Listed records →
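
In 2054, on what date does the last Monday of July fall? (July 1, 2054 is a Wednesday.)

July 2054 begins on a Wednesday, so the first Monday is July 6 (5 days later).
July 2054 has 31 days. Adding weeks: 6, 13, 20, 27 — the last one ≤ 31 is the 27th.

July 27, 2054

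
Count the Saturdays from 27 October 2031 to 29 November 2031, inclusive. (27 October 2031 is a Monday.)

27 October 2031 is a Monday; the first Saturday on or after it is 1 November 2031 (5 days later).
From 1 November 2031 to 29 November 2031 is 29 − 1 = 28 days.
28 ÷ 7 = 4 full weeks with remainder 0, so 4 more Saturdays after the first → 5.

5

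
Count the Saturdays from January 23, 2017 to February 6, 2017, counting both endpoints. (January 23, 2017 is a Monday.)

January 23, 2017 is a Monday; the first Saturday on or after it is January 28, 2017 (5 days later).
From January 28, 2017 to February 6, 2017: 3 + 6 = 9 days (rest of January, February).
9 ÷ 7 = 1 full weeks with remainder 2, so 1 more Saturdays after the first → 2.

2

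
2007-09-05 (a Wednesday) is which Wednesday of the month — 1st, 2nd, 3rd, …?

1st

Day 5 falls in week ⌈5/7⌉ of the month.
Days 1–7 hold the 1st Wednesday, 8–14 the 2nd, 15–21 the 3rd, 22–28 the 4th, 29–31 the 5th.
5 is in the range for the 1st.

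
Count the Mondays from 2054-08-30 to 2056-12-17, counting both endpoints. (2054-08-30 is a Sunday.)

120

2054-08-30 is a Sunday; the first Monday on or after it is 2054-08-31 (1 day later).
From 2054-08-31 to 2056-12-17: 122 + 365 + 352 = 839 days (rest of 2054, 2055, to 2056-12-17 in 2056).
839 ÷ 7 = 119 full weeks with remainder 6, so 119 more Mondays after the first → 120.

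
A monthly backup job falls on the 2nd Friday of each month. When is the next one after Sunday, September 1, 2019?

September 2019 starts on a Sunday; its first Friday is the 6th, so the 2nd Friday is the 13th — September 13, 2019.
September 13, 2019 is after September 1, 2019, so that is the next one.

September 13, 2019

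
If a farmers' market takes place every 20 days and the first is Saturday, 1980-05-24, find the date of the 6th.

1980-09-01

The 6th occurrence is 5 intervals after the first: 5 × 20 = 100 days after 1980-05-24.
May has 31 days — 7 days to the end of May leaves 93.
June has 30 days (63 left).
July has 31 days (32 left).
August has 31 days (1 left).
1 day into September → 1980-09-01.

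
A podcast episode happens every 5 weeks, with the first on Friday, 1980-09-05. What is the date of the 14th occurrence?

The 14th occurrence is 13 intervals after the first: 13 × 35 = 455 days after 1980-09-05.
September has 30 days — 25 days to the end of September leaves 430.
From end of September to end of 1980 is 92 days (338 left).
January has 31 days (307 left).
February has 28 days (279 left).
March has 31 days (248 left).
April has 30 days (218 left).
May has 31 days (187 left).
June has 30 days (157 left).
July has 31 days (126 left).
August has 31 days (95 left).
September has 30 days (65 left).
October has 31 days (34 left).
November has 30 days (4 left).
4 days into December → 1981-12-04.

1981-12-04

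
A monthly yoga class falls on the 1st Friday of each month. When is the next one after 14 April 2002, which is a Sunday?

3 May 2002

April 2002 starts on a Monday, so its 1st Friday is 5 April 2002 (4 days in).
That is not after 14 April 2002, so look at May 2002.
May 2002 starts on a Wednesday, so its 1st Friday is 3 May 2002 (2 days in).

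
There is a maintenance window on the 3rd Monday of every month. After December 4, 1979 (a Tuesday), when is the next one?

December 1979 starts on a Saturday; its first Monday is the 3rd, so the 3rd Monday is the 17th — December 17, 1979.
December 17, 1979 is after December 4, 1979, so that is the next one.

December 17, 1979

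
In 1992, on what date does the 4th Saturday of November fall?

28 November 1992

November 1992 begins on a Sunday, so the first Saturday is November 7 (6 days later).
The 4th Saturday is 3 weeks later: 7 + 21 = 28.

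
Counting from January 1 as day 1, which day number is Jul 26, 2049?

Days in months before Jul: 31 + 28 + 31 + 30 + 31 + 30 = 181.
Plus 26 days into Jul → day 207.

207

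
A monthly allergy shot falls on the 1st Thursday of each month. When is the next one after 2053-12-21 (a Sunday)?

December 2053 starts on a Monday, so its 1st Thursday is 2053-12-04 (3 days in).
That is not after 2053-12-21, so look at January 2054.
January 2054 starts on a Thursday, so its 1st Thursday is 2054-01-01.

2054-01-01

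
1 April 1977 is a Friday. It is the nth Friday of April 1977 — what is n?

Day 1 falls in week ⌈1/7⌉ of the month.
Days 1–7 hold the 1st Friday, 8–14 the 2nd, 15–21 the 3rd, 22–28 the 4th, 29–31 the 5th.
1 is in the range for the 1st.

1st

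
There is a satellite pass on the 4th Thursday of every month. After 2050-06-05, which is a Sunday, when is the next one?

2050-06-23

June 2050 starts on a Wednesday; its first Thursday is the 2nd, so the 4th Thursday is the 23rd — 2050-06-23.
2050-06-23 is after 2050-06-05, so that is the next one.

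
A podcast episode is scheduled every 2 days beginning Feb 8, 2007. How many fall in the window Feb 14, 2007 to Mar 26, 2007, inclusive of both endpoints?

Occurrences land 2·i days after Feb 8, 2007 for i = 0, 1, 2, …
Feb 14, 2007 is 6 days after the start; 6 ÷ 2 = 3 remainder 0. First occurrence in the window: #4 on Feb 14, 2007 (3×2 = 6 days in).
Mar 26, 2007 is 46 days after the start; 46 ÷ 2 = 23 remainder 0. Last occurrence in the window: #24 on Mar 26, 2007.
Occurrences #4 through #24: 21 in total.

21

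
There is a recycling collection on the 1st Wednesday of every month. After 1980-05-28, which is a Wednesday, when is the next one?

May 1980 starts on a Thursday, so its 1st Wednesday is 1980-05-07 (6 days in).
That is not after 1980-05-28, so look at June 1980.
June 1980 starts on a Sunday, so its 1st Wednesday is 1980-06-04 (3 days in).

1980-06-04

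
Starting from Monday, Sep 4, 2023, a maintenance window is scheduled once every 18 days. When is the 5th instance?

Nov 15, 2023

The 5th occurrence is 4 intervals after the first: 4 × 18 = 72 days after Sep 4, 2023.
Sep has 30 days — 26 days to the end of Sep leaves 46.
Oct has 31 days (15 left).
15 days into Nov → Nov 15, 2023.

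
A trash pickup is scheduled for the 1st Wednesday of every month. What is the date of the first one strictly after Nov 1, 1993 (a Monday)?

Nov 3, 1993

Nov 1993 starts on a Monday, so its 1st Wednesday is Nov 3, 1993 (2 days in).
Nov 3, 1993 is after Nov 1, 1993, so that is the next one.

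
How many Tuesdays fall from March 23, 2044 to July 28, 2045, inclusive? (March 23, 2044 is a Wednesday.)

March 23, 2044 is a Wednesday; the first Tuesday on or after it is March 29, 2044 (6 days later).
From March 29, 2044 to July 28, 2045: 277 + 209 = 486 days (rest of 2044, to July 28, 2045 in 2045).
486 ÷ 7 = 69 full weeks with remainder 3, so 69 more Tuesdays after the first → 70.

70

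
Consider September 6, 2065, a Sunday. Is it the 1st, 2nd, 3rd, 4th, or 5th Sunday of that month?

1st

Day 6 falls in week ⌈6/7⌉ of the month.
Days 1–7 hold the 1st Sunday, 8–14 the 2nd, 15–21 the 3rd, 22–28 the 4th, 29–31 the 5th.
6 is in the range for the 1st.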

Task statement →
Output each entry exactly as written, leaving none out.

Written solution →
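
In 2054, on what date does the last Monday of July fall? (July 1, 2054 is a Wednesday.)

July 2054 begins on a Wednesday, so the first Monday is July 6 (5 days later).
July 2054 has 31 days. Adding weeks: 6, 13, 20, 27 — the last one ≤ 31 is the 27th.

July 27, 2054

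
Count the Saturdays from 27 October 2031 to 29 November 2031, inclusive. (27 October 2031 is a Monday.)

27 October 2031 is a Monday; the first Saturday on or after it is 1 November 2031 (5 days later).
From 1 November 2031 to 29 November 2031 is 29 − 1 = 28 days.
28 ÷ 7 = 4 full weeks with remainder 0, so 4 more Saturdays after the first → 5.

5

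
Count the Saturdays from January 23, 2017 to February 6, 2017, counting both endpoints. (January 23, 2017 is a Monday.)

January 23, 2017 is a Monday; the first Saturday on or after it is January 28, 2017 (5 days later).
From January 28, 2017 to February 6, 2017: 3 + 6 = 9 days (rest of January, February).
9 ÷ 7 = 1 full weeks with remainder 2, so 1 more Saturdays after the first → 2.

2

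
2007-09-05 (a Wednesday) is which Wednesday of the month — 1st, 2nd, 3rd, …?

1st

Day 5 falls in week ⌈5/7⌉ of the month.
Days 1–7 hold the 1st Wednesday, 8–14 the 2nd, 15–21 the 3rd, 22–28 the 4th, 29–31 the 5th.
5 is in the range for the 1st.

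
Count the Mondays from 2054-08-30 to 2056-12-17, counting both endpoints. (2054-08-30 is a Sunday.)

120

2054-08-30 is a Sunday; the first Monday on or after it is 2054-08-31 (1 day later).
From 2054-08-31 to 2056-12-17: 122 + 365 + 352 = 839 days (rest of 2054, 2055, to 2056-12-17 in 2056).
839 ÷ 7 = 119 full weeks with remainder 6, so 119 more Mondays after the first → 120.

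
A monthly backup job falls on the 2nd Friday of each month. When is the next one after Sunday, September 1, 2019?

September 2019 starts on a Sunday; its first Friday is the 6th, so the 2nd Friday is the 13th — September 13, 2019.
September 13, 2019 is after September 1, 2019, so that is the next one.

September 13, 2019

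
If a farmers' market takes place every 20 days and the first is Saturday, 1980-05-24, find the date of the 6th.

1980-09-01

The 6th occurrence is 5 intervals after the first: 5 × 20 = 100 days after 1980-05-24.
May has 31 days — 7 days to the end of May leaves 93.
June has 30 days (63 left).
July has 31 days (32 left).
August has 31 days (1 left).
1 day into September → 1980-09-01.

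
A podcast episode happens every 5 weeks, with the first on Friday, 1980-09-05. What is the date of the 14th occurrence?

The 14th occurrence is 13 intervals after the first: 13 × 35 = 455 days after 1980-09-05.
September has 30 days — 25 days to the end of September leaves 430.
From end of September to end of 1980 is 92 days (338 left).
January has 31 days (307 left).
February has 28 days (279 left).
March has 31 days (248 left).
April has 30 days (218 left).
May has 31 days (187 left).
June has 30 days (157 left).
July has 31 days (126 left).
August has 31 days (95 left).
September has 30 days (65 left).
October has 31 days (34 left).
November has 30 days (4 left).
4 days into December → 1981-12-04.

1981-12-04

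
A monthly yoga class falls on the 1st Friday of each month. When is the next one after 14 April 2002, which is a Sunday?

3 May 2002

April 2002 starts on a Monday, so its 1st Friday is 5 April 2002 (4 days in).
That is not after 14 April 2002, so look at May 2002.
May 2002 starts on a Wednesday, so its 1st Friday is 3 May 2002 (2 days in).

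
There is a maintenance window on the 3rd Monday of every month. After December 4, 1979 (a Tuesday), when is the next one?

December 1979 starts on a Saturday; its first Monday is the 3rd, so the 3rd Monday is the 17th — December 17, 1979.
December 17, 1979 is after December 4, 1979, so that is the next one.

December 17, 1979

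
In 1992, on what date does the 4th Saturday of November fall?

28 November 1992

November 1992 begins on a Sunday, so the first Saturday is November 7 (6 days later).
The 4th Saturday is 3 weeks later: 7 + 21 = 28.

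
Counting from January 1 as day 1, which day number is Jul 26, 2049?

Days in months before Jul: 31 + 28 + 31 + 30 + 31 + 30 = 181.
Plus 26 days into Jul → day 207.

207

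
A monthly allergy shot falls on the 1st Thursday of each month. When is the next one after 2053-12-21 (a Sunday)?

December 2053 starts on a Monday, so its 1st Thursday is 2053-12-04 (3 days in).
That is not after 2053-12-21, so look at January 2054.
January 2054 starts on a Thursday, so its 1st Thursday is 2054-01-01.

2054-01-01

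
1 April 1977 is a Friday. It is the nth Friday of April 1977 — what is n?

Day 1 falls in week ⌈1/7⌉ of the month.
Days 1–7 hold the 1st Friday, 8–14 the 2nd, 15–21 the 3rd, 22–28 the 4th, 29–31 the 5th.
1 is in the range for the 1st.

1st

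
There is a satellite pass on the 4th Thursday of every month. After 2050-06-05, which is a Sunday, when is the next one?

2050-06-23

June 2050 starts on a Wednesday; its first Thursday is the 2nd, so the 4th Thursday is the 23rd — 2050-06-23.
2050-06-23 is after 2050-06-05, so that is the next one.

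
A podcast episode is scheduled every 2 days beginning Feb 8, 2007. How many fall in the window Feb 14, 2007 to Mar 26, 2007, inclusive of both endpoints?

Occurrences land 2·i days after Feb 8, 2007 for i = 0, 1, 2, …
Feb 14, 2007 is 6 days after the start; 6 ÷ 2 = 3 remainder 0. First occurrence in the window: #4 on Feb 14, 2007 (3×2 = 6 days in).
Mar 26, 2007 is 46 days after the start; 46 ÷ 2 = 23 remainder 0. Last occurrence in the window: #24 on Mar 26, 2007.
Occurrences #4 through #24: 21 in total.

21

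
There is a recycling collection on the 1st Wednesday of every month. After 1980-05-28, which is a Wednesday, when is the next one?

May 1980 starts on a Thursday, so its 1st Wednesday is 1980-05-07 (6 days in).
That is not after 1980-05-28, so look at June 1980.
June 1980 starts on a Sunday, so its 1st Wednesday is 1980-06-04 (3 days in).

1980-06-04

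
Starting from Monday, Sep 4, 2023, a maintenance window is scheduled once every 18 days. When is the 5th instance?

Nov 15, 2023

The 5th occurrence is 4 intervals after the first: 4 × 18 = 72 days after Sep 4, 2023.
Sep has 30 days — 26 days to the end of Sep leaves 46.
Oct has 31 days (15 left).
15 days into Nov → Nov 15, 2023.

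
A trash pickup is scheduled for the 1st Wednesday of every month. What is the date of the first one strictly after Nov 1, 1993 (a Monday)?

Nov 3, 1993

Nov 1993 starts on a Monday, so its 1st Wednesday is Nov 3, 1993 (2 days in).
Nov 3, 1993 is after Nov 1, 1993, so that is the next one.

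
How many Tuesdays fall from March 23, 2044 to July 28, 2045, inclusive? (March 23, 2044 is a Wednesday.)

March 23, 2044 is a Wednesday; the first Tuesday on or after it is March 29, 2044 (6 days later).
From March 29, 2044 to July 28, 2045: 277 + 209 = 486 days (rest of 2044, to July 28, 2045 in 2045).
486 ÷ 7 = 69 full weeks with remainder 3, so 69 more Tuesdays after the first → 70.

70

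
Consider September 6, 2065, a Sunday. Is it the 1st, 2nd, 3rd, 4th, or 5th Sunday of that month?

1st

Day 6 falls in week ⌈6/7⌉ of the month.
Days 1–7 hold the 1st Sunday, 8–14 the 2nd, 15–21 the 3rd, 22–28 the 4th, 29–31 the 5th.
6 is in the range for the 1st.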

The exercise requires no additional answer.